Word for word, restate all of the records.

Data for analysis:
'''

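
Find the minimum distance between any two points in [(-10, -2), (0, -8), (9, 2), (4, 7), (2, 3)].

Computing all pairwise distances among 5 points:

d((-10, -2), (0, -8)) = 11.6619
d((-10, -2), (9, 2)) = 19.4165
d((-10, -2), (4, 7)) = 16.6433
d((-10, -2), (2, 3)) = 13.0
d((0, -8), (9, 2)) = 13.4536
d((0, -8), (4, 7)) = 15.5242
d((0, -8), (2, 3)) = 11.1803
d((9, 2), (4, 7)) = 7.0711
d((9, 2), (2, 3)) = 7.0711
d((4, 7), (2, 3)) = 4.4721 <-- minimum

Closest pair: (4, 7) and (2, 3) with distance 4.4721

The closest pair is (4, 7) and (2, 3) with Euclidean distance 4.4721. For 5 points, brute-force pairwise comparison is shown above. For large n, the divide-and-conquer algorithm (sort by x, recurse on halves, check the dividing strip) achieves O(n log n).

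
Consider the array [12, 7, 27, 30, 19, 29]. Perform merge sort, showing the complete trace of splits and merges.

Merge sort trace:

Split: [12, 7, 27, 30, 19, 29] -> [12, 7, 27] and [30, 19, 29]
  Split: [12, 7, 27] -> [12] and [7, 27]
    Split: [7, 27] -> [7] and [27]
    Merge: [7] + [27] -> [7, 27]
  Merge: [12] + [7, 27] -> [7, 12, 27]
  Split: [30, 19, 29] -> [30] and [19, 29]
    Split: [19, 29] -> [19] and [29]
    Merge: [19] + [29] -> [19, 29]
  Merge: [30] + [19, 29] -> [19, 29, 30]
Merge: [7, 12, 27] + [19, 29, 30] -> [7, 12, 19, 27, 29, 30]

Final sorted array: [7, 12, 19, 27, 29, 30]

The merge sort proceeds by recursively splitting the array and merging sorted halves.
After all merges, the sorted array is [7, 12, 19, 27, 29, 30].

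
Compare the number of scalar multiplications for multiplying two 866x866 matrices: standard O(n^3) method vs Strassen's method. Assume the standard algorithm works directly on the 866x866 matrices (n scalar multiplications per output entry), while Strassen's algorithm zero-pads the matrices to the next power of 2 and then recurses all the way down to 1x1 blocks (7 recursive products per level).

Matrix multiplication for 866x866 matrices:

Strassen's algorithm requires power-of-2 dimensions. Pad 866x866 to 1024x1024 (next power of 2).

Standard algorithm: 866^3 = 649461896 multiplications
Strassen's algorithm: 7^(log2(1024)) = 7^10 = 282475249 multiplications
Savings: 649461896 - 282475249 = 366986647 multiplications

Standard: 649461896 multiplications (866^3). Strassen: 282475249 multiplications (7^10, after padding to 1024x1024). Strassen reduces 8 recursive multiplications to 7 at each level.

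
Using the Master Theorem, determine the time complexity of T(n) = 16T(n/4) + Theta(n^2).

Master Theorem for T(n) = 16T(n/4) + O(n^2):

a = 16, b = 4, c = 2
log_b(a) = log_4(16) = 2.0000

Case 2: c = 2 = log_4(16) = 2.0000
T(n) = O(n^2 log n) = O(n^2 log n)

For T(n) = 16T(n/4) + O(n^2): log_4(16) = 2.0000. This is Case 2 of the Master Theorem (c = log_b(a), equal work at all levels), giving O(n^2 log n).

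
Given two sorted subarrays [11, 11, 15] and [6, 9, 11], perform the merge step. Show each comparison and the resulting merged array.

Merging process:

Compare 11 vs 6: take 6 from right. Merged: [6]
Compare 11 vs 9: take 9 from right. Merged: [6, 9]
Compare 11 vs 11: take 11 from left. Merged: [6, 9, 11]
Compare 11 vs 11: take 11 from left. Merged: [6, 9, 11, 11]
Compare 15 vs 11: take 11 from right. Merged: [6, 9, 11, 11, 11]
Append remaining from left: [15]. Merged: [6, 9, 11, 11, 11, 15]

Final merged array: [6, 9, 11, 11, 11, 15]
Total comparisons: 5

The merged array is [6, 9, 11, 11, 11, 15], requiring 5 comparisons. The merge step runs in O(n) time where n is the total number of elements.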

'''

Task result:
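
Find the minimum distance between any two points in [(-10, -2), (0, -8), (9, 2), (4, 7), (2, 3)].

Computing all pairwise distances among 5 points:

d((-10, -2), (0, -8)) = 11.6619
d((-10, -2), (9, 2)) = 19.4165
d((-10, -2), (4, 7)) = 16.6433
d((-10, -2), (2, 3)) = 13.0
d((0, -8), (9, 2)) = 13.4536
d((0, -8), (4, 7)) = 15.5242
d((0, -8), (2, 3)) = 11.1803
d((9, 2), (4, 7)) = 7.0711
d((9, 2), (2, 3)) = 7.0711
d((4, 7), (2, 3)) = 4.4721 <-- minimum

Closest pair: (4, 7) and (2, 3) with distance 4.4721

The closest pair is (4, 7) and (2, 3) with Euclidean distance 4.4721. For 5 points, brute-force pairwise comparison is shown above. For large n, the divide-and-conquer algorithm (sort by x, recurse on halves, check the dividing strip) achieves O(n log n).

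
Consider the array [12, 7, 27, 30, 19, 29]. Perform merge sort, showing the complete trace of splits and merges.

Merge sort trace:

Split: [12, 7, 27, 30, 19, 29] -> [12, 7, 27] and [30, 19, 29]
  Split: [12, 7, 27] -> [12] and [7, 27]
    Split: [7, 27] -> [7] and [27]
    Merge: [7] + [27] -> [7, 27]
  Merge: [12] + [7, 27] -> [7, 12, 27]
  Split: [30, 19, 29] -> [30] and [19, 29]
    Split: [19, 29] -> [19] and [29]
    Merge: [19] + [29] -> [19, 29]
  Merge: [30] + [19, 29] -> [19, 29, 30]
Merge: [7, 12, 27] + [19, 29, 30] -> [7, 12, 19, 27, 29, 30]

Final sorted array: [7, 12, 19, 27, 29, 30]

The merge sort proceeds by recursively splitting the array and merging sorted halves.
After all merges, the sorted array is [7, 12, 19, 27, 29, 30].

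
Compare the number of scalar multiplications for multiplying two 866x866 matrices: standard O(n^3) method vs Strassen's method. Assume the standard algorithm works directly on the 866x866 matrices (n scalar multiplications per output entry), while Strassen's algorithm zero-pads the matrices to the next power of 2 and then recurses all the way down to 1x1 blocks (7 recursive products per level).

Matrix multiplication for 866x866 matrices:

Strassen's algorithm requires power-of-2 dimensions. Pad 866x866 to 1024x1024 (next power of 2).

Standard algorithm: 866^3 = 649461896 multiplications
Strassen's algorithm: 7^(log2(1024)) = 7^10 = 282475249 multiplications
Savings: 649461896 - 282475249 = 366986647 multiplications

Standard: 649461896 multiplications (866^3). Strassen: 282475249 multiplications (7^10, after padding to 1024x1024). Strassen reduces 8 recursive multiplications to 7 at each level.

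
Using the Master Theorem, determine the time complexity of T(n) = 16T(n/4) + Theta(n^2).

Master Theorem for T(n) = 16T(n/4) + O(n^2):

a = 16, b = 4, c = 2
log_b(a) = log_4(16) = 2.0000

Case 2: c = 2 = log_4(16) = 2.0000
T(n) = O(n^2 log n) = O(n^2 log n)

For T(n) = 16T(n/4) + O(n^2): log_4(16) = 2.0000. This is Case 2 of the Master Theorem (c = log_b(a), equal work at all levels), giving O(n^2 log n).

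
Given two sorted subarrays [11, 11, 15] and [6, 9, 11], perform the merge step. Show each comparison and the resulting merged array.

Merging process:

Compare 11 vs 6: take 6 from right. Merged: [6]
Compare 11 vs 9: take 9 from right. Merged: [6, 9]
Compare 11 vs 11: take 11 from left. Merged: [6, 9, 11]
Compare 11 vs 11: take 11 from left. Merged: [6, 9, 11, 11]
Compare 15 vs 11: take 11 from right. Merged: [6, 9, 11, 11, 11]
Append remaining from left: [15]. Merged: [6, 9, 11, 11, 11, 15]

Final merged array: [6, 9, 11, 11, 11, 15]
Total comparisons: 5

The merged array is [6, 9, 11, 11, 11, 15], requiring 5 comparisons. The merge step runs in O(n) time where n is the total number of elements.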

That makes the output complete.